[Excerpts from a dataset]
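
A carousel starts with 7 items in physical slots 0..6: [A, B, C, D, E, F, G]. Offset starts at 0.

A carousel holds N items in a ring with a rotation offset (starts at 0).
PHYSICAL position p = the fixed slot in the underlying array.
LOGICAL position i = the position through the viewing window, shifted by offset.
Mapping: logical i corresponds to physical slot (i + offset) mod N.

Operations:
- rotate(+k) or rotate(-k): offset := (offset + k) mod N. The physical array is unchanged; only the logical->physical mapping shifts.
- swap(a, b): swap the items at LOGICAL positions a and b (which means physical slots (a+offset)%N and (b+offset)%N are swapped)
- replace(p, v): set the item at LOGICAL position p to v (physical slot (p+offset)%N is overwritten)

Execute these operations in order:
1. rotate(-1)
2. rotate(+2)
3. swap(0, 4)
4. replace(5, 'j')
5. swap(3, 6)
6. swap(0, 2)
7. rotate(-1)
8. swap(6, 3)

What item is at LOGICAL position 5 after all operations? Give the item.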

== EXERCISE OBJECTIVE ==
Would you be able to transcribe every line of the data exactly?

== EXERCISE ANSWER ==
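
A carousel starts with 7 items in physical slots 0..6: [A, B, C, D, E, F, G]. Offset starts at 0.

A carousel holds N items in a ring with a rotation offset (starts at 0).
PHYSICAL position p = the fixed slot in the underlying array.
LOGICAL position i = the position through the viewing window, shifted by offset.
Mapping: logical i corresponds to physical slot (i + offset) mod N.

Operations:
- rotate(+k) or rotate(-k): offset := (offset + k) mod N. The physical array is unchanged; only the logical->physical mapping shifts.
- swap(a, b): swap the items at LOGICAL positions a and b (which means physical slots (a+offset)%N and (b+offset)%N are swapped)
- replace(p, v): set the item at LOGICAL position p to v (physical slot (p+offset)%N is overwritten)

Execute these operations in order:
1. rotate(-1)
2. rotate(+2)
3. swap(0, 4)
4. replace(5, 'j')
5. swap(3, 6)
6. swap(0, 2)
7. rotate(-1)
8. swap(6, 3)

What item is at LOGICAL position 5 after all operations? Give the item.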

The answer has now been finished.